#### Work task:
Using the data below, return the stretch from the line that contains "To measure its" through the line that contains "A 0.176 kg ice", both included, exactly as it stands and nothing beyond it.

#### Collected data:
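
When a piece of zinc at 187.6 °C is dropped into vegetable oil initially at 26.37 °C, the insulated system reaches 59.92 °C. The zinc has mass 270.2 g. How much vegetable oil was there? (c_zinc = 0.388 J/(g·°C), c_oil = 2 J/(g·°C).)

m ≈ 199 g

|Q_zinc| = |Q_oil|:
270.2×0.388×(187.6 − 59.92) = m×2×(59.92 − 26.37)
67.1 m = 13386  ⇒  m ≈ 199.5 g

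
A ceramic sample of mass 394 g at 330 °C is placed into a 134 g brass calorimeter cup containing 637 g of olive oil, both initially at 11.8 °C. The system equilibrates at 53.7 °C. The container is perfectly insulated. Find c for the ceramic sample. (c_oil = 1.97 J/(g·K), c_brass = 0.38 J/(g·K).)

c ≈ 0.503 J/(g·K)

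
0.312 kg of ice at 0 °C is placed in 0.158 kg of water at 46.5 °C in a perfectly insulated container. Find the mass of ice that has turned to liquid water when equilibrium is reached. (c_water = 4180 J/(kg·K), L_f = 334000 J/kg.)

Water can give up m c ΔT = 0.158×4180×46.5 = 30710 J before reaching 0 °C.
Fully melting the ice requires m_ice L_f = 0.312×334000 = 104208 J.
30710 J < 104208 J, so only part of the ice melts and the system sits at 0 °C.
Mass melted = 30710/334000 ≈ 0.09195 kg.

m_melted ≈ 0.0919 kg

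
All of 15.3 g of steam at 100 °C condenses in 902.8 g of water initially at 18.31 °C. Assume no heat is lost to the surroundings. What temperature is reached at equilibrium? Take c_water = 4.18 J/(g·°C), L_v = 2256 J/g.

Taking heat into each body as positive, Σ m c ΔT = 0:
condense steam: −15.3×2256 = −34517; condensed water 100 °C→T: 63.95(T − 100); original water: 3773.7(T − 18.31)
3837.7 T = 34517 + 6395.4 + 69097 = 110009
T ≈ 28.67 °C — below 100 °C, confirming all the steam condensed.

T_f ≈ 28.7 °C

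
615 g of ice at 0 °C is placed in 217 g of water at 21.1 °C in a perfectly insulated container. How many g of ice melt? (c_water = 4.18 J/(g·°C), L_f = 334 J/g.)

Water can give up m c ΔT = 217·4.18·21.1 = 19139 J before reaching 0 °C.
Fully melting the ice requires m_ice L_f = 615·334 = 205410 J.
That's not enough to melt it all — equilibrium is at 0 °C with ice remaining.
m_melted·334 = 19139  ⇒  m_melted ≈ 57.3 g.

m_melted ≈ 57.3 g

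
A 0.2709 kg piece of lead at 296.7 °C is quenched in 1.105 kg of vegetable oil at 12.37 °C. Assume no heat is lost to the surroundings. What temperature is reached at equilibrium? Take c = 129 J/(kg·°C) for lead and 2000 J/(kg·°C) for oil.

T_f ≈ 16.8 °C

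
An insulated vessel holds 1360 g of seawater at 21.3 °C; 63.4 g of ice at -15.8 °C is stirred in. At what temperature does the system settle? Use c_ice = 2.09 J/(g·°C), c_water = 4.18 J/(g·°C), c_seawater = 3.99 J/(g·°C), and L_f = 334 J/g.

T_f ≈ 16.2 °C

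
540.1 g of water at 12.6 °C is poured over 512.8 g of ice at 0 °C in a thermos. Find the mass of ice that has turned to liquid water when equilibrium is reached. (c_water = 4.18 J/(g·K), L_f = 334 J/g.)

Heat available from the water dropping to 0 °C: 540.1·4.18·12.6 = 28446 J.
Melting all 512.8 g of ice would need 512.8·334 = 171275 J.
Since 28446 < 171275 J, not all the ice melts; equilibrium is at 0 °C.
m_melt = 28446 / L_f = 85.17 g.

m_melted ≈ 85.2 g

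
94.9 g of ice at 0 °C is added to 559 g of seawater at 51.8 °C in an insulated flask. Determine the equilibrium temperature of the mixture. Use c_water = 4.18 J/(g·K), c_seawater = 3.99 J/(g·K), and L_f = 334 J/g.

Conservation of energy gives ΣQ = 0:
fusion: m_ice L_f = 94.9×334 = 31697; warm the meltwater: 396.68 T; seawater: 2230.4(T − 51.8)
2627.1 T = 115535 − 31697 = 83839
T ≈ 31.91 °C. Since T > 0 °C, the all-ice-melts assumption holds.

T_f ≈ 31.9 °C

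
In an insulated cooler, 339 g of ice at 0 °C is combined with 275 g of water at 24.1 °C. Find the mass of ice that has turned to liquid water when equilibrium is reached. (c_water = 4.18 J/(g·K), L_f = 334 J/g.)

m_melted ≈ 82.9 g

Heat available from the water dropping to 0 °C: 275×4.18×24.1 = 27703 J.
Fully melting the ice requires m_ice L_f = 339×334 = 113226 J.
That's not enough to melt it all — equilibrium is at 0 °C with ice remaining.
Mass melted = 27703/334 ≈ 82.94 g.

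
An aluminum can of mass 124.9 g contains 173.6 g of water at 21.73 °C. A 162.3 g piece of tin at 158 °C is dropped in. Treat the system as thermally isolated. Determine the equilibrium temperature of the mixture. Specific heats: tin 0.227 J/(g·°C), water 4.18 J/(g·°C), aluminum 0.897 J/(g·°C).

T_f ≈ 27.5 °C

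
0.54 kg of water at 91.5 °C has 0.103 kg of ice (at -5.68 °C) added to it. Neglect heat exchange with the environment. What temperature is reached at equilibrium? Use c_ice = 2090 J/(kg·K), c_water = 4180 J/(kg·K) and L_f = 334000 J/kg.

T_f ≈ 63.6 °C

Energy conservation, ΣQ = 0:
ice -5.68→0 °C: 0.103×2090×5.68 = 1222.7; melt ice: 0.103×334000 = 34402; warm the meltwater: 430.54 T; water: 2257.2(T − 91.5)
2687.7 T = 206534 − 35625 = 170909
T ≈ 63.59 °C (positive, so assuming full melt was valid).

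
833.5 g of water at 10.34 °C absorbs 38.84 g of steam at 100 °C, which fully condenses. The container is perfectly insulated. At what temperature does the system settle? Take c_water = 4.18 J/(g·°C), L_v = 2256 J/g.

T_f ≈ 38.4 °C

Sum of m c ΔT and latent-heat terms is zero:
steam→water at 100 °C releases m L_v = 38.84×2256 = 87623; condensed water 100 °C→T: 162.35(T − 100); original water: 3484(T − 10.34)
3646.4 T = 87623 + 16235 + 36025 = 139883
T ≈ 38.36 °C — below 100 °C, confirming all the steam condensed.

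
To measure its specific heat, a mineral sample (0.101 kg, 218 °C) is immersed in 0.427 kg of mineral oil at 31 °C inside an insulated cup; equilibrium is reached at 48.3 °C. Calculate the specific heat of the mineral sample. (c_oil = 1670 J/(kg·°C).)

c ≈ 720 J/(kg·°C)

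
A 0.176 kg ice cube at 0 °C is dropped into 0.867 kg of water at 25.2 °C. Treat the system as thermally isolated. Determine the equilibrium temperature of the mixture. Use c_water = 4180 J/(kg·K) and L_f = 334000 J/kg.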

==

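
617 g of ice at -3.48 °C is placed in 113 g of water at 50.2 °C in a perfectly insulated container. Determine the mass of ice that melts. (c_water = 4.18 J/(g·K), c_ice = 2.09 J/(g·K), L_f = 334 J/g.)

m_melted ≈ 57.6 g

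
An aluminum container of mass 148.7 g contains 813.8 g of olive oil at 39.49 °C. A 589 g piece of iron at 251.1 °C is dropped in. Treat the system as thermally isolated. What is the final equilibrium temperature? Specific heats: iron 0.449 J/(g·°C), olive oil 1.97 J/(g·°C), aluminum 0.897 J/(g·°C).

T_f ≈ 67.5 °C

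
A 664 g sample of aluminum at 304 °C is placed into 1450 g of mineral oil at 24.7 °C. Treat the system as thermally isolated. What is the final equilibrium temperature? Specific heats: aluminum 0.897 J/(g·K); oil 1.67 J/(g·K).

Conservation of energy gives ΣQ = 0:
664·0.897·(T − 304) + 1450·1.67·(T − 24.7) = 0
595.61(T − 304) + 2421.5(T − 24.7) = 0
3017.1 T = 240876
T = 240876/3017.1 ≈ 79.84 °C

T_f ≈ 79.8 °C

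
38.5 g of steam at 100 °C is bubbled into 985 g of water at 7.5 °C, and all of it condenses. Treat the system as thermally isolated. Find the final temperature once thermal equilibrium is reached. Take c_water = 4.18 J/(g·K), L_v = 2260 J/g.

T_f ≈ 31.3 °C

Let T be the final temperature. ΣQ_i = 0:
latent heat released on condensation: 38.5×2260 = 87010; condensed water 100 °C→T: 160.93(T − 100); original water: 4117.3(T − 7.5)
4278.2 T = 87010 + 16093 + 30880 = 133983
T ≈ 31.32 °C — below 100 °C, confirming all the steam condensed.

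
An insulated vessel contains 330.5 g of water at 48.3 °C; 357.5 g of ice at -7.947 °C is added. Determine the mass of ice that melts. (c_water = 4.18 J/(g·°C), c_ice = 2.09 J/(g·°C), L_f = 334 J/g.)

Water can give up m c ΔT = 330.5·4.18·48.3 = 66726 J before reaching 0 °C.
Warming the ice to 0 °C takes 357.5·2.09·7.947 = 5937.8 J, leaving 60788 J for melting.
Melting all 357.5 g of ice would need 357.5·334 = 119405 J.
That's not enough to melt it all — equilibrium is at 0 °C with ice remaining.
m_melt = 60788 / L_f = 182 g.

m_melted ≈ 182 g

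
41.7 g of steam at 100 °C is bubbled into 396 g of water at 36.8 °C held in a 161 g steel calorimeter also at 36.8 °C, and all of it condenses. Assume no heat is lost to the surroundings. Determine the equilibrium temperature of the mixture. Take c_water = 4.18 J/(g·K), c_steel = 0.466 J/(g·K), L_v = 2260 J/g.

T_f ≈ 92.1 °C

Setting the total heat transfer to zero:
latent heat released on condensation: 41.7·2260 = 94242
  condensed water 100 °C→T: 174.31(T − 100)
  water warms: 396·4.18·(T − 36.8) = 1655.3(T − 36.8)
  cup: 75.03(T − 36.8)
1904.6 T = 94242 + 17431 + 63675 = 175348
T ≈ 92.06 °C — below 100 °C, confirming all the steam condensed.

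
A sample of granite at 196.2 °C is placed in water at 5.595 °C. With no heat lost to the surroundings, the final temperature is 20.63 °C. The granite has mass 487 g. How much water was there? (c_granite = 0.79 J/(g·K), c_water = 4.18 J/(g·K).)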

==

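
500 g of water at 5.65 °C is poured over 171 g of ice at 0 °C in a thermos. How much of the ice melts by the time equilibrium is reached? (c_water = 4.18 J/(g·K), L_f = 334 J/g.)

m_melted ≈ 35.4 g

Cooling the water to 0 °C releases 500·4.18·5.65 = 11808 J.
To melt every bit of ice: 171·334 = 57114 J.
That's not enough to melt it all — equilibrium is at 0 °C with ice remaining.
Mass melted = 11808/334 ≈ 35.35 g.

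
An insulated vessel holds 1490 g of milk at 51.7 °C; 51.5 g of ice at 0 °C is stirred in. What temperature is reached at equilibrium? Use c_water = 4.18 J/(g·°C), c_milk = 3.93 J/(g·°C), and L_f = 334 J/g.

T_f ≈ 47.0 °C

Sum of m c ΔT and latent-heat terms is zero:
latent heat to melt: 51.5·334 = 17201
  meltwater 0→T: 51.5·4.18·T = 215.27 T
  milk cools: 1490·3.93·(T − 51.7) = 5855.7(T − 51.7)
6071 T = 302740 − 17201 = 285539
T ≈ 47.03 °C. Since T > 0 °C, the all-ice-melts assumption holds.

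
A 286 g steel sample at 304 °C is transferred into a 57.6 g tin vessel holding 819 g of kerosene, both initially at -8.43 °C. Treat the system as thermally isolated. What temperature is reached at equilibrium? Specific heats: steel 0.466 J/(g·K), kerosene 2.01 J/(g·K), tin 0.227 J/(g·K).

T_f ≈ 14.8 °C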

#### Exercise answer:
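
To measure its specific heat, a mineral sample (0.101 kg, 218 °C) is immersed in 0.427 kg of mineral oil at 31 °C inside an insulated cup; equilibrium is reached at 48.3 °C. Calculate the specific heat of the mineral sample. (c_oil = 1670 J/(kg·°C).)

c ≈ 720 J/(kg·°C)

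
A 0.176 kg ice cube at 0 °C is dropped into 0.867 kg of water at 25.2 °C. Treat the system as thermally isolated. Determine the equilibrium temperature of the mixture. Use c_water = 4180 J/(kg·K) and L_f = 334000 J/kg.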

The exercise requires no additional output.